• About this task:
The lines from the one holding "- S5: D, E, F, J" to the end of the records below, exactly as written, are the only thing to return.
[[ Material provided open ]]
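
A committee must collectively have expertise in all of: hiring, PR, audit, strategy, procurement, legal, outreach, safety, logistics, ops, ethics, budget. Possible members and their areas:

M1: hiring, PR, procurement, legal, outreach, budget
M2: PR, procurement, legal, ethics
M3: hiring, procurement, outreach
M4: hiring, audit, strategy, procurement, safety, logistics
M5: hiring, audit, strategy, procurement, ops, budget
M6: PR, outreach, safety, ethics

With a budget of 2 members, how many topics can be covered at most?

10

Choosing M1, M4 covers {hiring, PR, audit, strategy, procurement, legal, outreach, safety, logistics, budget} — 10 topics.
No choice of 2 members does better; here ops, ethics are left uncovered.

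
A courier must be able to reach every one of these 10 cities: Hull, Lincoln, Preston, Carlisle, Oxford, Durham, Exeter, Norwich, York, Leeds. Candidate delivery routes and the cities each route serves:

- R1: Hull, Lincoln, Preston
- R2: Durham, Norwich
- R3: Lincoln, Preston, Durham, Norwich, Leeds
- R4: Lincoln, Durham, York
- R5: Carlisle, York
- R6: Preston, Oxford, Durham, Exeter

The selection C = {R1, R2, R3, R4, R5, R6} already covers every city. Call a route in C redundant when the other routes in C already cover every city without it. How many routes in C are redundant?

Drop R1: Hull uncovered — not redundant.
Drop R2: the rest still cover every city — redundant.
Drop R3: Leeds uncovered — not redundant.
Drop R4: the rest still cover every city — redundant.
Drop R5: Carlisle uncovered — not redundant.
Drop R6: Oxford, Exeter uncovered — not redundant.
2 redundant: R2, R4.

2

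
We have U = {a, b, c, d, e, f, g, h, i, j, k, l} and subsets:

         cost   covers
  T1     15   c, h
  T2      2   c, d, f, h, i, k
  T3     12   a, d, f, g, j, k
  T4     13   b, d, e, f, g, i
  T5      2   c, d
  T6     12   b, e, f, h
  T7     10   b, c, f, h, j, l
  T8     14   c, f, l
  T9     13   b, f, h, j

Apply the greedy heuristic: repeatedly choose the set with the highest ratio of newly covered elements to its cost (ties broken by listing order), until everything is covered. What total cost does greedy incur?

36

Pick 1: T2 adds 6 new (c, d, f, h, i, k) at cost 2 (ratio 6/2).
Pick 2: T7 adds 3 new (b, j, l) at cost 10 (ratio 3/10).
Pick 3: T3 adds 2 new (a, g) at cost 12 (ratio 2/12).
Pick 4: T6 adds 1 new (e) at cost 12 (ratio 1/12).
Greedy total cost: 2 + 10 + 12 + 12 = 36. (The true optimum is 35, so greedy overshoots here.)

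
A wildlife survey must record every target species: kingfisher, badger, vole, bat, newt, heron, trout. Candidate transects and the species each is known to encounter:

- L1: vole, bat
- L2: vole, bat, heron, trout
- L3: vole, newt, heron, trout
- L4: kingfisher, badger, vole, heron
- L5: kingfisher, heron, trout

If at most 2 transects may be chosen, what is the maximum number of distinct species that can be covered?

6

Choosing L2, L4 covers {kingfisher, badger, vole, bat, heron, trout} — 6 species.
No choice of 2 transects does better; here newt is left uncovered.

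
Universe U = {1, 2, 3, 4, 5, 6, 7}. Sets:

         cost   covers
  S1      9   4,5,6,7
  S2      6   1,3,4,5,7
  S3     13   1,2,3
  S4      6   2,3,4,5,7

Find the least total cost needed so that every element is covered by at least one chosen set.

S1, S2, S4 cover every element at cost 9 + 6 + 6 = 21.
Any cover uses at least 2 sets; among all covering selections none totals below 21.

21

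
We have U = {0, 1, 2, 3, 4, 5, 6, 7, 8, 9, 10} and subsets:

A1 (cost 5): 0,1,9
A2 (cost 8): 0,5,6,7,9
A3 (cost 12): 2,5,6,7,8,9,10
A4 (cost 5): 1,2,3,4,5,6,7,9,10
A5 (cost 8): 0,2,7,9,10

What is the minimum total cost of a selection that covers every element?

22

A1, A3, A4 cover every element at cost 5 + 12 + 5 = 22.
Any cover uses at least 3 sets; among all covering selections none totals below 22.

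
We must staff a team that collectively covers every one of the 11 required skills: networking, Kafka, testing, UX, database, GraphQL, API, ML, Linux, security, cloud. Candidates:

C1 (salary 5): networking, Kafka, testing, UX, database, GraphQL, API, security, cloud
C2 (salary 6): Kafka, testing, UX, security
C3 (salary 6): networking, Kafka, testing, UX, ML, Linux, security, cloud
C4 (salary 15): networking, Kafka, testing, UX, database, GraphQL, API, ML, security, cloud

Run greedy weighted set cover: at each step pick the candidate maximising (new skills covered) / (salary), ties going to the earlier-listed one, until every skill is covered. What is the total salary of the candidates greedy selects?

Pick 1: C1 adds 9 new (networking, Kafka, testing, UX, database, GraphQL, API, security, cloud) at salary 5 (ratio 9/5).
Pick 2: C3 adds 2 new (ML, Linux) at salary 6 (ratio 2/6).
Greedy total salary: 5 + 6 = 11.

11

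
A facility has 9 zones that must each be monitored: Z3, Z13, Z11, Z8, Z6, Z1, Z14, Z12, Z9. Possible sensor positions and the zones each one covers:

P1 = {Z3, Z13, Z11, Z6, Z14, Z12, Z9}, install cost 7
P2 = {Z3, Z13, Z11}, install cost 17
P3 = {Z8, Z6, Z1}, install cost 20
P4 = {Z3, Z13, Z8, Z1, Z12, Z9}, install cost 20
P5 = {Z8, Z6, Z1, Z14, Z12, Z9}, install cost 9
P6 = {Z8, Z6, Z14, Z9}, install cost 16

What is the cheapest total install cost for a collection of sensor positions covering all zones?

P1, P5 cover every zone at install cost 7 + 9 = 16.
Any cover uses at least 2 sensor positions; among all covering selections none totals below 16.

16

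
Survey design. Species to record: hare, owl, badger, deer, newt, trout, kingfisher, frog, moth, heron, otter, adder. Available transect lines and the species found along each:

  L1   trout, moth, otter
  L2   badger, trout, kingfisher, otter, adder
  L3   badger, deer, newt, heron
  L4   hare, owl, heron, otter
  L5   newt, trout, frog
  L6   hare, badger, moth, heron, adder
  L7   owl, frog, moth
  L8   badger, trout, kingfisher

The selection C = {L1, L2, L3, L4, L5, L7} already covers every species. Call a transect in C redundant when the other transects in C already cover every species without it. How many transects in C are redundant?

3

Drop L1: the rest still cover every species — redundant.
Drop L2: kingfisher, adder uncovered — not redundant.
Drop L3: deer uncovered — not redundant.
Drop L4: hare uncovered — not redundant.
Drop L5: the rest still cover every species — redundant.
Drop L7: the rest still cover every species — redundant.
3 redundant: L1, L5, L7.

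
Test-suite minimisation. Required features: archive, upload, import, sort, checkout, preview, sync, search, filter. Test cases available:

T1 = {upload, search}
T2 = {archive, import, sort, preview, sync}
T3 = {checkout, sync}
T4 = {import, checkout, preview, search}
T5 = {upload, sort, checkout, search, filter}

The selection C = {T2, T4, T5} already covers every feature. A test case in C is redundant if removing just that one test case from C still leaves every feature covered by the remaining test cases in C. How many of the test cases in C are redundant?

1

Drop T2: archive, sync uncovered — not redundant.
Drop T4: the rest still cover every feature — redundant.
Drop T5: upload, filter uncovered — not redundant.
1 redundant: T4.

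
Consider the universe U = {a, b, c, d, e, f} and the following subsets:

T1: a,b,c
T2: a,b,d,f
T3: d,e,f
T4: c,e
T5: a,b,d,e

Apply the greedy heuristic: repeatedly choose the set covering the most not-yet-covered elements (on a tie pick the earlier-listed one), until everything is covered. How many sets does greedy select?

Pick 1: T2 covers 4 new elements (a, b, d, f).
Pick 2: T4 covers 2 new elements (c, e).
Greedy uses 2 sets.

2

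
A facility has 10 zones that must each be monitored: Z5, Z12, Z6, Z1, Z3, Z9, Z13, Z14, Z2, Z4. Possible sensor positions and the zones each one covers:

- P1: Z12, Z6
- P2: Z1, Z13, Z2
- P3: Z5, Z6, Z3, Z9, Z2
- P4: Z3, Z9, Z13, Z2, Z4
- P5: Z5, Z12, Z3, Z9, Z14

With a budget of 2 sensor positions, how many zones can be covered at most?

8

Choosing P2, P5 covers {Z5, Z12, Z1, Z3, Z9, Z13, Z14, Z2} — 8 zones.
No choice of 2 sensor positions does better; here Z6, Z4 are left uncovered.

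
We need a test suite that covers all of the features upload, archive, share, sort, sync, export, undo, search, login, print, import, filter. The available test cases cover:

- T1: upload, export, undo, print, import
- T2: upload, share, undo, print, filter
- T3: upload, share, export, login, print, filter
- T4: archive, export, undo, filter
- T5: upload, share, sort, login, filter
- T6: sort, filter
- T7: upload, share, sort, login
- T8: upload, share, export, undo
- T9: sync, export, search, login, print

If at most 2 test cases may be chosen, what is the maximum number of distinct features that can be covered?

9

Choosing T1, T5 covers {upload, share, sort, export, undo, login, print, import, filter} — 9 features.
No choice of 2 test cases does better; here archive, sync, search are left uncovered.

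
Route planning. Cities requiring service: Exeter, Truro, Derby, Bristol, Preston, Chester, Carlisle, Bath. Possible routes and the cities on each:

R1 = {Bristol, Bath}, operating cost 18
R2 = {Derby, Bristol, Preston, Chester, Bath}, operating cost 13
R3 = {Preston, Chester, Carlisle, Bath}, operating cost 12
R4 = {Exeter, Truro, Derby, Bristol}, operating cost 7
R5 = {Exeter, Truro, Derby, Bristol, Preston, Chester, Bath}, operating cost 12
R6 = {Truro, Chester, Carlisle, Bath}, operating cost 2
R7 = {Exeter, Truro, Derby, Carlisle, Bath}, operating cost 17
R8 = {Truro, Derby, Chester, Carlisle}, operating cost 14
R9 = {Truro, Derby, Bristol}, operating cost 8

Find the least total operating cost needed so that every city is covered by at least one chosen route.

R5, R6 cover every city at operating cost 12 + 2 = 14.
Any cover uses at least 2 routes; among all covering selections none totals below 14.

14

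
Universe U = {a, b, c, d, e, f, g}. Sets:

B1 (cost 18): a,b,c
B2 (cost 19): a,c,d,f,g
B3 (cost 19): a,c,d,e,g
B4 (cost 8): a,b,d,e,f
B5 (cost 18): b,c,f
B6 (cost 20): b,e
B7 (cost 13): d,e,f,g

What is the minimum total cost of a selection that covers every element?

27

B2, B4 cover every element at cost 19 + 8 = 27.
Any cover uses at least 2 sets; among all covering selections none totals below 27.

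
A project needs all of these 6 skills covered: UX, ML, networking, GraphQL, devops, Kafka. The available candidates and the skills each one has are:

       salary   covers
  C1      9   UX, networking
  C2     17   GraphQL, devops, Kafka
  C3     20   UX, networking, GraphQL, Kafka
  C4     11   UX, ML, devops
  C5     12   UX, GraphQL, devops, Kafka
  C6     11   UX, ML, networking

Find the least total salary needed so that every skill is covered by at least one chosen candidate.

23

C5, C6 cover every skill at salary 12 + 11 = 23.
Any cover uses at least 2 candidates; among all covering selections none totals below 23.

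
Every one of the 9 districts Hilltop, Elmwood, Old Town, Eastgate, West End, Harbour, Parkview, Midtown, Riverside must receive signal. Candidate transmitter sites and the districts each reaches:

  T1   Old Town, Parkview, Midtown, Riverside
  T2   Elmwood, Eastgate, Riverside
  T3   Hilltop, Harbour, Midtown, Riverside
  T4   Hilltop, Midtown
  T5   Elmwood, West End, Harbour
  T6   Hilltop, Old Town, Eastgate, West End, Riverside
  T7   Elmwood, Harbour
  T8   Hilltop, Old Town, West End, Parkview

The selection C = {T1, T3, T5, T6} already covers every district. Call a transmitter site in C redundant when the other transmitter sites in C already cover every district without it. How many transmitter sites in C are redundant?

Drop T1: Parkview uncovered — not redundant.
Drop T3: the rest still cover every district — redundant.
Drop T5: Elmwood uncovered — not redundant.
Drop T6: Eastgate uncovered — not redundant.
1 redundant: T3.

1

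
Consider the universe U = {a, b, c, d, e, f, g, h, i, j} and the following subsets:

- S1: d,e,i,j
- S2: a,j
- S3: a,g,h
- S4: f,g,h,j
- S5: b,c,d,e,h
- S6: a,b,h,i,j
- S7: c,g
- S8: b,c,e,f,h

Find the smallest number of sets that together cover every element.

3

S1, S3, S8 together cover {a, b, c, d, e, f, g, h, i, j} — every element.
No 2 of the 8 sets cover everything (all 28 pairs fall short), so 3 is minimum.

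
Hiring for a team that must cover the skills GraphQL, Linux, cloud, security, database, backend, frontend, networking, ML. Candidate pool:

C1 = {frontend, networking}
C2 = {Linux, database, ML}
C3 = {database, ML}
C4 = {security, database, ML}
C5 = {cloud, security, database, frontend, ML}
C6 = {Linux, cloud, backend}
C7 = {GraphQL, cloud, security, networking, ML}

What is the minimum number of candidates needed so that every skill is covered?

C5, C6, C7 together cover {GraphQL, Linux, cloud, security, database, backend, frontend, networking, ML} — every skill.
No 2 of the 7 candidates cover everything (all 21 pairs fall short), so 3 is minimum.

3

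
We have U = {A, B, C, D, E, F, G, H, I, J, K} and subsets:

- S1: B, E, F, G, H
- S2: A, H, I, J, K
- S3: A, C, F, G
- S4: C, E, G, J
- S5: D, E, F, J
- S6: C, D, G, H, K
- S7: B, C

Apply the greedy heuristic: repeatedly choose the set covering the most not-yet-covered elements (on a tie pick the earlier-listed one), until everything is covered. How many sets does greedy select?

3

Pick 1: S1 covers 5 new elements (B, E, F, G, H).
Pick 2: S2 covers 4 new elements (A, I, J, K).
Pick 3: S6 covers 2 new elements (C, D).
Greedy uses 3 sets.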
[[ Material provided closed ]]
• Exercise output:
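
- S5: D, E, F, J
- S6: C, D, G, H, K
- S7: B, C

Apply the greedy heuristic: repeatedly choose the set covering the most not-yet-covered elements (on a tie pick the earlier-listed one), until everything is covered. How many sets does greedy select?

3

Pick 1: S1 covers 5 new elements (B, E, F, G, H).
Pick 2: S2 covers 4 new elements (A, I, J, K).
Pick 3: S6 covers 2 new elements (C, D).
Greedy uses 3 sets.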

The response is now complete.